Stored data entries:
* * * *

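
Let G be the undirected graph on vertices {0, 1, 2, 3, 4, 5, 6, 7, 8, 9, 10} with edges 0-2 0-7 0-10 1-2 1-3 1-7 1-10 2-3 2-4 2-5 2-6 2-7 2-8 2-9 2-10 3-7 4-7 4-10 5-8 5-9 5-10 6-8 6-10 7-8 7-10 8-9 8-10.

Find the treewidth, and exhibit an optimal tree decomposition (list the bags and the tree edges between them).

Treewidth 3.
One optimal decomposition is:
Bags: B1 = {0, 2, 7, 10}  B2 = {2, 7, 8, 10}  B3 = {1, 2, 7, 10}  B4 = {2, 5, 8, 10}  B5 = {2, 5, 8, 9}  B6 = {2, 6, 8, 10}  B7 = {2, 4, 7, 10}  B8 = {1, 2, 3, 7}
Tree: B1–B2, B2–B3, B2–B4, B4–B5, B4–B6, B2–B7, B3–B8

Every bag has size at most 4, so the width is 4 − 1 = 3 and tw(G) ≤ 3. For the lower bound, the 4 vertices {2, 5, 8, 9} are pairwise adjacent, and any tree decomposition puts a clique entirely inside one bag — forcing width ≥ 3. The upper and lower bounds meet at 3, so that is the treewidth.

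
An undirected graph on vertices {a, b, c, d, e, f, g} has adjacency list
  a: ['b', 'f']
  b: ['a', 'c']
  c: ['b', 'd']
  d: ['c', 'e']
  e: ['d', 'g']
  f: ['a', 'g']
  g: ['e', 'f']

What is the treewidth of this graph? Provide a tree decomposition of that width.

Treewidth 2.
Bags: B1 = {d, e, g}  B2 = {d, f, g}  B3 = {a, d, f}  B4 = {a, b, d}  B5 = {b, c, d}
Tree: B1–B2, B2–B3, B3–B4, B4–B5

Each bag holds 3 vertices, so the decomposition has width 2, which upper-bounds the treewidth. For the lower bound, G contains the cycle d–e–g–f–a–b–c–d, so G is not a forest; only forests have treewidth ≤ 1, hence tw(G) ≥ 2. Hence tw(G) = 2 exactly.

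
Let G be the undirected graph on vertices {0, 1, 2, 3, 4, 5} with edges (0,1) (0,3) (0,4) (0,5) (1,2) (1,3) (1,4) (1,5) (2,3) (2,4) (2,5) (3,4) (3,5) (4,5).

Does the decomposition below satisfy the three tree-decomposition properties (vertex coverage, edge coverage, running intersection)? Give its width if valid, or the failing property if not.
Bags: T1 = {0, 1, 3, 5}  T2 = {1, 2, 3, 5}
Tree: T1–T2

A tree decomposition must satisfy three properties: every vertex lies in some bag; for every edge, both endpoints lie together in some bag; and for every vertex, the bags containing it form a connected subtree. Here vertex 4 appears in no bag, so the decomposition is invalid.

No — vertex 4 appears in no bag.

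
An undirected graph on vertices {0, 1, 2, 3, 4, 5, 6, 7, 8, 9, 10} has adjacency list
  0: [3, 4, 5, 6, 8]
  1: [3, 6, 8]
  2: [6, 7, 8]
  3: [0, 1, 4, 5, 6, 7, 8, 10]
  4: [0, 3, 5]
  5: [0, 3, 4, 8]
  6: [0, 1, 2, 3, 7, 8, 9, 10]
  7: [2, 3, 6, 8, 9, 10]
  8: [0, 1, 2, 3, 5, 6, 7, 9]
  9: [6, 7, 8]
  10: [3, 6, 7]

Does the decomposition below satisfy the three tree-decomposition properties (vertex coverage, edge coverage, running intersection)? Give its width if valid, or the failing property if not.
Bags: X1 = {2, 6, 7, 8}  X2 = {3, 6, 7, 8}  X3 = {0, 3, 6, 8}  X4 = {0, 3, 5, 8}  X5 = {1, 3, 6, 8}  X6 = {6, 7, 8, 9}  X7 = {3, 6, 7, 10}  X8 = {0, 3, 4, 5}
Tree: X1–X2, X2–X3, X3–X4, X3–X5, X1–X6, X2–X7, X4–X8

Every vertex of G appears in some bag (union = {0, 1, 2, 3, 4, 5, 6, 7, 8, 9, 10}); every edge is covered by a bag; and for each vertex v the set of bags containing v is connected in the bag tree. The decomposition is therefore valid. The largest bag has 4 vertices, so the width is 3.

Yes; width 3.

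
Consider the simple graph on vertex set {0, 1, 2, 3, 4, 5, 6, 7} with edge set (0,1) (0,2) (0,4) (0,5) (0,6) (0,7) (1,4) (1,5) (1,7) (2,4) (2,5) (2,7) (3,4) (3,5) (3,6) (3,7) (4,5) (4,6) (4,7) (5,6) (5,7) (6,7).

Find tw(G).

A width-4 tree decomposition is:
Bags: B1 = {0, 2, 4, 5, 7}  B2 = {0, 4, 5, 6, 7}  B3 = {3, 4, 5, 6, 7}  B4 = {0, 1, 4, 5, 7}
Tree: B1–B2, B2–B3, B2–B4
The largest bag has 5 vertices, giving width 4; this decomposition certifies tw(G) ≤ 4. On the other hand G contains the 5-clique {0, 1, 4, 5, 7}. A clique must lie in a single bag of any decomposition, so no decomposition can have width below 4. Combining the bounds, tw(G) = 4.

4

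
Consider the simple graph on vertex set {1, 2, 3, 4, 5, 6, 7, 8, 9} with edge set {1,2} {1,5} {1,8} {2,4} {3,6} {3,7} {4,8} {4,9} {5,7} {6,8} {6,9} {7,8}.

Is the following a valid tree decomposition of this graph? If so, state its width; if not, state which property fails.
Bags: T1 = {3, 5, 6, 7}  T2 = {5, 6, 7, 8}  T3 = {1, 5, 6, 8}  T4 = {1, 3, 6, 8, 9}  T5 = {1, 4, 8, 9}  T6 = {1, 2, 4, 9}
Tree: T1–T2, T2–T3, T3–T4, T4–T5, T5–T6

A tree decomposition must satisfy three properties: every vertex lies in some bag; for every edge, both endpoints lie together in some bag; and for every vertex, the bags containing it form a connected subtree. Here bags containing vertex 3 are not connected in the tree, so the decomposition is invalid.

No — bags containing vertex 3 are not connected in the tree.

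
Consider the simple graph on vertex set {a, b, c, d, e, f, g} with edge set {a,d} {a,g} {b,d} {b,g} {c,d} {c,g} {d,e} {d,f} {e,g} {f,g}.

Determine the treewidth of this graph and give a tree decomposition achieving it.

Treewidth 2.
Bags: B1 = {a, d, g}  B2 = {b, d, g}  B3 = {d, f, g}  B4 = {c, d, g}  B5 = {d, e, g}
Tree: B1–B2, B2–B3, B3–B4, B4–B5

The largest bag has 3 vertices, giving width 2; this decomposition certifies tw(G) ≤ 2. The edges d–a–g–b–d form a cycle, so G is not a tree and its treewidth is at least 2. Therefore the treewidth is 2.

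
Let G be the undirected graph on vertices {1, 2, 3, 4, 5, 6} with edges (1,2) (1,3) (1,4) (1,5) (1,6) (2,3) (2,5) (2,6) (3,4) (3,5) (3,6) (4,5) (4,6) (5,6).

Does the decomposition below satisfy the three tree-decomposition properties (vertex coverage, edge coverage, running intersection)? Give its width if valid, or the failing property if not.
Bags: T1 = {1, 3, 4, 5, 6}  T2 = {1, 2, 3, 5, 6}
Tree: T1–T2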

* * * *

* ABOUT THIS TASK *
Transcribe each line of the data above, unaltered, from the one where "Tree: X1–X2, X2–X3, X3–X4, X3–X5, X1–X6, X2–X7, X4–X8" appears to the one where "(5,6) (5,7) (6,7)." appears, inclusive of both.

* WRITTEN RESPONSE *
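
Tree: X1–X2, X2–X3, X3–X4, X3–X5, X1–X6, X2–X7, X4–X8

Every vertex of G appears in some bag (union = {0, 1, 2, 3, 4, 5, 6, 7, 8, 9, 10}); every edge is covered by a bag; and for each vertex v the set of bags containing v is connected in the bag tree. The decomposition is therefore valid. The largest bag has 4 vertices, so the width is 3.

Yes; width 3.

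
Consider the simple graph on vertex set {0, 1, 2, 3, 4, 5, 6, 7} with edge set (0,1) (0,2) (0,4) (0,5) (0,6) (0,7) (1,4) (1,5) (1,7) (2,4) (2,5) (2,7) (3,4) (3,5) (3,6) (3,7) (4,5) (4,6) (4,7) (5,6) (5,7) (6,7).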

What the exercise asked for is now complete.